__Work to complete__: Go through the lines below and retype each one exactly.
(Records for the exercise)
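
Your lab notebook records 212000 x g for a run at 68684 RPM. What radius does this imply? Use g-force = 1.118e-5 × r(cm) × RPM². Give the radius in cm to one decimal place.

r ≈ 4.0 cm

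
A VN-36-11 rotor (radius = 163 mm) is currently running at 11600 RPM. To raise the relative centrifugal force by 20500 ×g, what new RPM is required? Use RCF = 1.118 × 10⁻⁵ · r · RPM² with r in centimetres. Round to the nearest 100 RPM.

15700 RPM

r = 163 mm = 16.3 cm
Current RCF = 1.118 × 10⁻⁵ × 16.3 × (11600)² = 1.118 × 10⁻⁵ × 16.3 × 134,560,000 ≈ 24,521.4 × g
Target RCF = 24,521.4 + 20,500 = 45,021.4 × g
N² = 45,021.4 / (18.2234 × 10⁻⁵) = 247,052,690
N ≈ √247,052,690 ≈ 15,717.9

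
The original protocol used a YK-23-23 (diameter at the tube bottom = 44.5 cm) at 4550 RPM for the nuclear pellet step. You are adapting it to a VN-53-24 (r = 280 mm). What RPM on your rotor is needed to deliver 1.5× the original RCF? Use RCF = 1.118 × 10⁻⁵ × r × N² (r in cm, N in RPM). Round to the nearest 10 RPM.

Original rotor: r = 44.5 / 2 = 22.25 cm
RCF = 1.118 × 10⁻⁵ × r × N²
RCF_original = 1.118 × 10⁻⁵ × 22.25 × (4550)² = 1.118 × 10⁻⁵ × 22.25 × 20,702,500 ≈ 5,149.9 × g
Target RCF = 1.5 × 5,149.9 ≈ 7,724.8 × g
Your rotor: r = 280 mm = 28.0 cm
7,724.8 = 1.118 × 10⁻⁵ × 28 × N²
N² = 7,724.8 / (31.304 × 10⁻⁵) = 24,676,719
N ≈ √24,676,719 ≈ 4,967.6

4970 RPM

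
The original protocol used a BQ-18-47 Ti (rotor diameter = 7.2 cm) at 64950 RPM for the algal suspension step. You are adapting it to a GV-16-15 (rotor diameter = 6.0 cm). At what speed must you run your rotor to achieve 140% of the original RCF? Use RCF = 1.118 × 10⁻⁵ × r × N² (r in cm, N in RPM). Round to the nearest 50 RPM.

Original rotor: r = 7.2 / 2 = 3.6 cm
RCF_original = 1.118 × 10⁻⁵ × 3.6 × (64950)² = 1.118 × 10⁻⁵ × 3.6 × 4,218,502,500 ≈ 169,786.3 × g
Target RCF = 1.4 × 169,786.3 ≈ 237,700.8 × g
Your rotor: r = 6.0 / 2 = 3 cm
237,700.8 = 1.118 × 10⁻⁵ × 3 × N²
N² = 237,700.8 / (3.354 × 10⁻⁵) = 7,087,084,079
N ≈ √7,087,084,079 ≈ 84,184.8

84200 RPM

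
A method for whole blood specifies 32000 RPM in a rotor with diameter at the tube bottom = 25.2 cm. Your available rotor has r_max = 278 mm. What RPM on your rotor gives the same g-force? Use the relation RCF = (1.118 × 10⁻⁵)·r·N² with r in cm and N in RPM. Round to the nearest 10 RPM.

21540 RPM

Original rotor: r = 25.2 / 2 = 12.6 cm
RCF = 1.118 × 10⁻⁵ × r × N²
RCF_original = 1.118 × 10⁻⁵ × 12.6 × (32000)² = 1.118 × 10⁻⁵ × 12.6 × 1,024,000,000 ≈ 144,248.8 × g
Your rotor: r = 278 mm = 27.8 cm
144,248.8 = 1.118 × 10⁻⁵ × 27.8 × N²
N² = 144,248.8 / (31.0804 × 10⁻⁵) = 464,115,005
N ≈ √464,115,005 ≈ 21,543.3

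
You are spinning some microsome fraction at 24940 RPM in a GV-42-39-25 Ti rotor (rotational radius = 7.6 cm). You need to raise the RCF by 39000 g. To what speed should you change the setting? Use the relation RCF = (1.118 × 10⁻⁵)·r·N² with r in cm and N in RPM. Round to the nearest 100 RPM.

Current RCF = 1.118 × 10⁻⁵ × 7.6 × (24940)² = 1.118 × 10⁻⁵ × 7.6 × 622,003,600 ≈ 52,850.4 × g
Target RCF = 52,850.4 + 39,000 = 91,850.4 × g
N² = 91,850.4 / (8.4968 × 10⁻⁵) = 1,080,999,906
N ≈ √1,080,999,906 ≈ 32,878.6

≈ 32900 RPM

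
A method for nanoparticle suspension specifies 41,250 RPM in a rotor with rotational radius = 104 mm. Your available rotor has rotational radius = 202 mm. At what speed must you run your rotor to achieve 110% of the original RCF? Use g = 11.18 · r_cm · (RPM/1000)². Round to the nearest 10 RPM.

Original rotor: r = 104 mm = 10.4 cm
RCF_original = 11.18 × 10.4 × (41.25)² = 11.18 × 10.4 × 1,701.5625 ≈ 197,844.1 × g
Target RCF = 1.1 × 197,844.1 ≈ 217,628.5 × g
Your rotor: r = 202 mm = 20.2 cm
217,628.5 = 11.18 × 20.2 × (N/1000)²
(N/1000)² = 217,628.5 / 225.836 = 963.6573
N = 1000 × √963.6573 ≈ 31,042.8

≈ 31040 RPM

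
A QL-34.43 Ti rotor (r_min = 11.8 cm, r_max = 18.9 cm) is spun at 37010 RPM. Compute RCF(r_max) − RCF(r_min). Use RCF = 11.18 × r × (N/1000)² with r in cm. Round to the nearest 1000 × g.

ΔRCF ≈ 109000 ×g

RCF_max = 11.18 × 18.9 × (37.01)² = 11.18 × 18.9 × 1,369.7401 ≈ 289,428.8 × g
RCF_min = 11.18 × 11.8 × (37.01)² = 11.18 × 11.8 × 1,369.7401 ≈ 180,701.6 × g
ΔRCF = 289,428.8 − 180,701.6 = 108,727.2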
(End Records for the exercise)
__Result for this task__:
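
Your lab notebook records 212000 x g for a run at 68684 RPM. What radius does this imply? Use g-force = 1.118e-5 × r(cm) × RPM². Give the radius in cm to one decimal place.

r ≈ 4.0 cm

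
A VN-36-11 rotor (radius = 163 mm) is currently running at 11600 RPM. To raise the relative centrifugal force by 20500 ×g, what new RPM is required? Use RCF = 1.118 × 10⁻⁵ · r · RPM² with r in centimetres. Round to the nearest 100 RPM.

15700 RPM

r = 163 mm = 16.3 cm
Current RCF = 1.118 × 10⁻⁵ × 16.3 × (11600)² = 1.118 × 10⁻⁵ × 16.3 × 134,560,000 ≈ 24,521.4 × g
Target RCF = 24,521.4 + 20,500 = 45,021.4 × g
N² = 45,021.4 / (18.2234 × 10⁻⁵) = 247,052,690
N ≈ √247,052,690 ≈ 15,717.9

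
The original protocol used a YK-23-23 (diameter at the tube bottom = 44.5 cm) at 4550 RPM for the nuclear pellet step. You are adapting it to a VN-53-24 (r = 280 mm). What RPM on your rotor is needed to deliver 1.5× the original RCF? Use RCF = 1.118 × 10⁻⁵ × r × N² (r in cm, N in RPM). Round to the nearest 10 RPM.

Original rotor: r = 44.5 / 2 = 22.25 cm
RCF = 1.118 × 10⁻⁵ × r × N²
RCF_original = 1.118 × 10⁻⁵ × 22.25 × (4550)² = 1.118 × 10⁻⁵ × 22.25 × 20,702,500 ≈ 5,149.9 × g
Target RCF = 1.5 × 5,149.9 ≈ 7,724.8 × g
Your rotor: r = 280 mm = 28.0 cm
7,724.8 = 1.118 × 10⁻⁵ × 28 × N²
N² = 7,724.8 / (31.304 × 10⁻⁵) = 24,676,719
N ≈ √24,676,719 ≈ 4,967.6

4970 RPM

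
The original protocol used a BQ-18-47 Ti (rotor diameter = 7.2 cm) at 64950 RPM for the algal suspension step. You are adapting it to a GV-16-15 (rotor diameter = 6.0 cm). At what speed must you run your rotor to achieve 140% of the original RCF? Use RCF = 1.118 × 10⁻⁵ × r × N² (r in cm, N in RPM). Round to the nearest 50 RPM.

Original rotor: r = 7.2 / 2 = 3.6 cm
RCF_original = 1.118 × 10⁻⁵ × 3.6 × (64950)² = 1.118 × 10⁻⁵ × 3.6 × 4,218,502,500 ≈ 169,786.3 × g
Target RCF = 1.4 × 169,786.3 ≈ 237,700.8 × g
Your rotor: r = 6.0 / 2 = 3 cm
237,700.8 = 1.118 × 10⁻⁵ × 3 × N²
N² = 237,700.8 / (3.354 × 10⁻⁵) = 7,087,084,079
N ≈ √7,087,084,079 ≈ 84,184.8

84200 RPM

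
A method for whole blood specifies 32000 RPM in a rotor with diameter at the tube bottom = 25.2 cm. Your available rotor has r_max = 278 mm. What RPM on your rotor gives the same g-force? Use the relation RCF = (1.118 × 10⁻⁵)·r·N² with r in cm and N in RPM. Round to the nearest 10 RPM.

21540 RPM

Original rotor: r = 25.2 / 2 = 12.6 cm
RCF = 1.118 × 10⁻⁵ × r × N²
RCF_original = 1.118 × 10⁻⁵ × 12.6 × (32000)² = 1.118 × 10⁻⁵ × 12.6 × 1,024,000,000 ≈ 144,248.8 × g
Your rotor: r = 278 mm = 27.8 cm
144,248.8 = 1.118 × 10⁻⁵ × 27.8 × N²
N² = 144,248.8 / (31.0804 × 10⁻⁵) = 464,115,005
N ≈ √464,115,005 ≈ 21,543.3

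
You are spinning some microsome fraction at 24940 RPM in a GV-42-39-25 Ti rotor (rotational radius = 7.6 cm). You need to raise the RCF by 39000 g. To what speed should you change the setting? Use the relation RCF = (1.118 × 10⁻⁵)·r·N² with r in cm and N in RPM. Round to the nearest 100 RPM.

Current RCF = 1.118 × 10⁻⁵ × 7.6 × (24940)² = 1.118 × 10⁻⁵ × 7.6 × 622,003,600 ≈ 52,850.4 × g
Target RCF = 52,850.4 + 39,000 = 91,850.4 × g
N² = 91,850.4 / (8.4968 × 10⁻⁵) = 1,080,999,906
N ≈ √1,080,999,906 ≈ 32,878.6

≈ 32900 RPM

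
A method for nanoparticle suspension specifies 41,250 RPM in a rotor with rotational radius = 104 mm. Your available rotor has rotational radius = 202 mm. At what speed must you run your rotor to achieve 110% of the original RCF? Use g = 11.18 · r_cm · (RPM/1000)². Round to the nearest 10 RPM.

Original rotor: r = 104 mm = 10.4 cm
RCF_original = 11.18 × 10.4 × (41.25)² = 11.18 × 10.4 × 1,701.5625 ≈ 197,844.1 × g
Target RCF = 1.1 × 197,844.1 ≈ 217,628.5 × g
Your rotor: r = 202 mm = 20.2 cm
217,628.5 = 11.18 × 20.2 × (N/1000)²
(N/1000)² = 217,628.5 / 225.836 = 963.6573
N = 1000 × √963.6573 ≈ 31,042.8

≈ 31040 RPM

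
A QL-34.43 Ti rotor (r_min = 11.8 cm, r_max = 18.9 cm) is spun at 37010 RPM. Compute RCF(r_max) − RCF(r_min). Use RCF = 11.18 × r × (N/1000)² with r in cm. Round to the nearest 1000 × g.

ΔRCF ≈ 109000 ×g

RCF_max = 11.18 × 18.9 × (37.01)² = 11.18 × 18.9 × 1,369.7401 ≈ 289,428.8 × g
RCF_min = 11.18 × 11.8 × (37.01)² = 11.18 × 11.8 × 1,369.7401 ≈ 180,701.6 × g
ΔRCF = 289,428.8 − 180,701.6 = 108,727.2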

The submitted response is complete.